- [PROBLEM DESCRIPTION]: Repeat each line of the material below exactly.

Top of SOURCE RECORDS

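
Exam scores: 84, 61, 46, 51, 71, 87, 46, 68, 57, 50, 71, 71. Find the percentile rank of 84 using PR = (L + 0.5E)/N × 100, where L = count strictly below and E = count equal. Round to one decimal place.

87.5

N = 12.
Strictly below 84: 10. Equal to 84: 1.
PR = (10 + 0.5·1)/12 × 100 = 87.5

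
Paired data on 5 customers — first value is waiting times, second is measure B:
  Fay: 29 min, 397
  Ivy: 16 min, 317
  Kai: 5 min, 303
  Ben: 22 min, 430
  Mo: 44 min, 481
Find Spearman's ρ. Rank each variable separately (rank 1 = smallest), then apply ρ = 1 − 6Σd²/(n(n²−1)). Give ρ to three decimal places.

0.900

Ranks of variable 1: 4, 2, 1, 3, 5
Ranks of variable 2: 3, 2, 1, 4, 5
d = r₁ − r₂: 1, 0, 0, -1, 0
d²: 1, 0, 0, 1, 0; Σd² = 2
ρ = 1 − 6·2/(5·24) = 1 − 12/120 = 0.900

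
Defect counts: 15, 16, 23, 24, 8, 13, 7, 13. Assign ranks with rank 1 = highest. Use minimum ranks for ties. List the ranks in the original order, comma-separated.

4, 3, 2, 1, 7, 5, 8, 5

Sorted (descending): 24, 23, 16, 15, 13, 13, 8, 7
The 2 values of 13 occupy positions 5–6 → each gets rank 5.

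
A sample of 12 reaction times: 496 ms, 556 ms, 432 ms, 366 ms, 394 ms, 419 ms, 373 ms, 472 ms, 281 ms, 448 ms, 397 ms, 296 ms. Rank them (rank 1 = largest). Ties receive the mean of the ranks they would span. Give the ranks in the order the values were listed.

2, 1, 5, 10, 8, 6, 9, 3, 12, 4, 7, 11

Sorted (descending): 556, 496, 472, 448, 432, 419, 397, 394, 373, 366, 296, 281
No ties — each value takes its position as its rank.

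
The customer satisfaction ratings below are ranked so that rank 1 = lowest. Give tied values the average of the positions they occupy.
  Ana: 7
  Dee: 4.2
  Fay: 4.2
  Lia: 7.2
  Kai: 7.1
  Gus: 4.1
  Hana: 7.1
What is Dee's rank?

2.5

Sorted (ascending): 4.1, 4.2, 4.2, 7, 7.1, 7.1, 7.2
The 2 values of 4.2 occupy positions 2–3 → average rank (2+3)/2 = 2.5.
The 2 values of 7.1 occupy positions 5–6 → average rank (5+6)/2 = 5.5.
Dee has value 4.2 → rank 2.5.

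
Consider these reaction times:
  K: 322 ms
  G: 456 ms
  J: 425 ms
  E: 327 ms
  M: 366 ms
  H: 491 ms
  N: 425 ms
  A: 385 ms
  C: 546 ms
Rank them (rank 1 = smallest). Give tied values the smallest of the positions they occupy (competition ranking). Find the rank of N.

5

Sorted (ascending): 322, 327, 366, 385, 425, 425, 456, 491, 546
The 2 values of 425 occupy positions 5–6 → each gets rank 5.
N has value 425 ms → rank 5.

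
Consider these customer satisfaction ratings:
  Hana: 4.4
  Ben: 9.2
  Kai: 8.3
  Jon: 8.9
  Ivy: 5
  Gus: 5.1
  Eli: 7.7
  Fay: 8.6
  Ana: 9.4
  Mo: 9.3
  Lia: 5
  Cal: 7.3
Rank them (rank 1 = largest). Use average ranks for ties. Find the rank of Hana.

12

Sorted (descending): 9.4, 9.3, 9.2, 8.9, 8.6, 8.3, 7.7, 7.3, 5.1, 5, 5, 4.4
The 2 values of 5 occupy positions 10–11 → average rank (10+11)/2 = 10.5.
Hana has value 4.4 → rank 12.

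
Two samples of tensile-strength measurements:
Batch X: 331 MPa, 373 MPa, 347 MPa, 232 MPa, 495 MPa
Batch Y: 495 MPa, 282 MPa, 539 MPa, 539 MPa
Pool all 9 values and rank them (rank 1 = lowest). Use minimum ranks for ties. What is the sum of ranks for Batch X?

Sorted (ascending): 232, 282, 331, 347, 373, 495, 495, 539, 539
The 2 values of 495 occupy positions 6–7 → each gets rank 6.
The 2 values of 539 occupy positions 8–9 → each gets rank 8.
Batch X values → pooled ranks: 331→3, 373→5, 347→4, 232→1, 495→6
Rank sum = 3 + 5 + 4 + 1 + 6 = 19

19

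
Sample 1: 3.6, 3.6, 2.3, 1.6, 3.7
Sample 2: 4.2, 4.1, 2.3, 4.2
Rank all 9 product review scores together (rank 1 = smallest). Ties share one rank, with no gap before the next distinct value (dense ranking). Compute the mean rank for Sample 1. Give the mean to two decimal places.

2.60

Sorted (ascending): 1.6, 2.3, 2.3, 3.6, 3.6, 3.7, 4.1, 4.2, 4.2
The 2 values of 2.3 share dense rank 2.
The 2 values of 3.6 share dense rank 3.
The 2 values of 4.2 share dense rank 6.
Remaining distinct values take the next consecutive integers.
Sample 1 values → pooled ranks: 3.6→3, 3.6→3, 2.3→2, 1.6→1, 3.7→4
Mean rank = (3 + 3 + 2 + 1 + 4) / 5 = 2.60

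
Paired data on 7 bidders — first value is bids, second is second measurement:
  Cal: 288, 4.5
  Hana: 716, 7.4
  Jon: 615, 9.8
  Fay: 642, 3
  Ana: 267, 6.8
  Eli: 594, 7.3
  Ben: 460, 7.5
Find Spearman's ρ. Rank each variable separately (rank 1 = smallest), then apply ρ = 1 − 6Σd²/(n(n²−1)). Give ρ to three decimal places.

Ranks of variable 1: 2, 7, 5, 6, 1, 4, 3
Ranks of variable 2: 2, 5, 7, 1, 3, 4, 6
d = r₁ − r₂: 0, 2, -2, 5, -2, 0, -3
d²: 0, 4, 4, 25, 4, 0, 9; Σd² = 46
ρ = 1 − 6·46/(7·48) = 1 − 276/336 = 0.179

0.179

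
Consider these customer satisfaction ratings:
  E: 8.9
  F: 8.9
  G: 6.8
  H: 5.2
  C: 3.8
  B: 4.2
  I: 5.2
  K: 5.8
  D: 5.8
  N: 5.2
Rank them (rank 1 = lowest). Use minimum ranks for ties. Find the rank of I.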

Bottom of SOURCE RECORDS

- [FINISHED TASK]:
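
Exam scores: 84, 61, 46, 51, 71, 87, 46, 68, 57, 50, 71, 71. Find the percentile rank of 84 using PR = (L + 0.5E)/N × 100, where L = count strictly below and E = count equal. Round to one decimal place.

87.5

N = 12.
Strictly below 84: 10. Equal to 84: 1.
PR = (10 + 0.5·1)/12 × 100 = 87.5

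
Paired data on 5 customers — first value is waiting times, second is measure B:
  Fay: 29 min, 397
  Ivy: 16 min, 317
  Kai: 5 min, 303
  Ben: 22 min, 430
  Mo: 44 min, 481
Find Spearman's ρ. Rank each variable separately (rank 1 = smallest), then apply ρ = 1 − 6Σd²/(n(n²−1)). Give ρ to three decimal places.

0.900

Ranks of variable 1: 4, 2, 1, 3, 5
Ranks of variable 2: 3, 2, 1, 4, 5
d = r₁ − r₂: 1, 0, 0, -1, 0
d²: 1, 0, 0, 1, 0; Σd² = 2
ρ = 1 − 6·2/(5·24) = 1 − 12/120 = 0.900

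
Defect counts: 15, 16, 23, 24, 8, 13, 7, 13. Assign ranks with rank 1 = highest. Use minimum ranks for ties. List the ranks in the original order, comma-separated.

4, 3, 2, 1, 7, 5, 8, 5

Sorted (descending): 24, 23, 16, 15, 13, 13, 8, 7
The 2 values of 13 occupy positions 5–6 → each gets rank 5.

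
A sample of 12 reaction times: 496 ms, 556 ms, 432 ms, 366 ms, 394 ms, 419 ms, 373 ms, 472 ms, 281 ms, 448 ms, 397 ms, 296 ms. Rank them (rank 1 = largest). Ties receive the mean of the ranks they would span. Give the ranks in the order the values were listed.

2, 1, 5, 10, 8, 6, 9, 3, 12, 4, 7, 11

Sorted (descending): 556, 496, 472, 448, 432, 419, 397, 394, 373, 366, 296, 281
No ties — each value takes its position as its rank.

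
The customer satisfaction ratings below are ranked so that rank 1 = lowest. Give tied values the average of the positions they occupy.
  Ana: 7
  Dee: 4.2
  Fay: 4.2
  Lia: 7.2
  Kai: 7.1
  Gus: 4.1
  Hana: 7.1
What is Dee's rank?

2.5

Sorted (ascending): 4.1, 4.2, 4.2, 7, 7.1, 7.1, 7.2
The 2 values of 4.2 occupy positions 2–3 → average rank (2+3)/2 = 2.5.
The 2 values of 7.1 occupy positions 5–6 → average rank (5+6)/2 = 5.5.
Dee has value 4.2 → rank 2.5.

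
Consider these reaction times:
  K: 322 ms
  G: 456 ms
  J: 425 ms
  E: 327 ms
  M: 366 ms
  H: 491 ms
  N: 425 ms
  A: 385 ms
  C: 546 ms
Rank them (rank 1 = smallest). Give tied values the smallest of the positions they occupy (competition ranking). Find the rank of N.

5

Sorted (ascending): 322, 327, 366, 385, 425, 425, 456, 491, 546
The 2 values of 425 occupy positions 5–6 → each gets rank 5.
N has value 425 ms → rank 5.

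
Consider these customer satisfaction ratings:
  Hana: 4.4
  Ben: 9.2
  Kai: 8.3
  Jon: 8.9
  Ivy: 5
  Gus: 5.1
  Eli: 7.7
  Fay: 8.6
  Ana: 9.4
  Mo: 9.3
  Lia: 5
  Cal: 7.3
Rank them (rank 1 = largest). Use average ranks for ties. Find the rank of Hana.

12

Sorted (descending): 9.4, 9.3, 9.2, 8.9, 8.6, 8.3, 7.7, 7.3, 5.1, 5, 5, 4.4
The 2 values of 5 occupy positions 10–11 → average rank (10+11)/2 = 10.5.
Hana has value 4.4 → rank 12.

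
Two samples of tensile-strength measurements:
Batch X: 331 MPa, 373 MPa, 347 MPa, 232 MPa, 495 MPa
Batch Y: 495 MPa, 282 MPa, 539 MPa, 539 MPa
Pool all 9 values and rank them (rank 1 = lowest). Use minimum ranks for ties. What is the sum of ranks for Batch X?

Sorted (ascending): 232, 282, 331, 347, 373, 495, 495, 539, 539
The 2 values of 495 occupy positions 6–7 → each gets rank 6.
The 2 values of 539 occupy positions 8–9 → each gets rank 8.
Batch X values → pooled ranks: 331→3, 373→5, 347→4, 232→1, 495→6
Rank sum = 3 + 5 + 4 + 1 + 6 = 19

19

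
Sample 1: 3.6, 3.6, 2.3, 1.6, 3.7
Sample 2: 4.2, 4.1, 2.3, 4.2
Rank all 9 product review scores together (rank 1 = smallest). Ties share one rank, with no gap before the next distinct value (dense ranking). Compute the mean rank for Sample 1. Give the mean to two decimal places.

2.60

Sorted (ascending): 1.6, 2.3, 2.3, 3.6, 3.6, 3.7, 4.1, 4.2, 4.2
The 2 values of 2.3 share dense rank 2.
The 2 values of 3.6 share dense rank 3.
The 2 values of 4.2 share dense rank 6.
Remaining distinct values take the next consecutive integers.
Sample 1 values → pooled ranks: 3.6→3, 3.6→3, 2.3→2, 1.6→1, 3.7→4
Mean rank = (3 + 3 + 2 + 1 + 4) / 5 = 2.60

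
Paired data on 7 bidders — first value is bids, second is second measurement:
  Cal: 288, 4.5
  Hana: 716, 7.4
  Jon: 615, 9.8
  Fay: 642, 3
  Ana: 267, 6.8
  Eli: 594, 7.3
  Ben: 460, 7.5
Find Spearman's ρ. Rank each variable separately (rank 1 = smallest), then apply ρ = 1 − 6Σd²/(n(n²−1)). Give ρ to three decimal places.

Ranks of variable 1: 2, 7, 5, 6, 1, 4, 3
Ranks of variable 2: 2, 5, 7, 1, 3, 4, 6
d = r₁ − r₂: 0, 2, -2, 5, -2, 0, -3
d²: 0, 4, 4, 25, 4, 0, 9; Σd² = 46
ρ = 1 − 6·46/(7·48) = 1 − 276/336 = 0.179

0.179

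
Consider these customer satisfaction ratings:
  E: 8.9
  F: 8.9
  G: 6.8
  H: 5.2
  C: 3.8
  B: 4.2
  I: 5.2
  K: 5.8
  D: 5.8
  N: 5.2
Rank them (rank 1 = lowest). Use minimum ranks for ties. Find the rank of I.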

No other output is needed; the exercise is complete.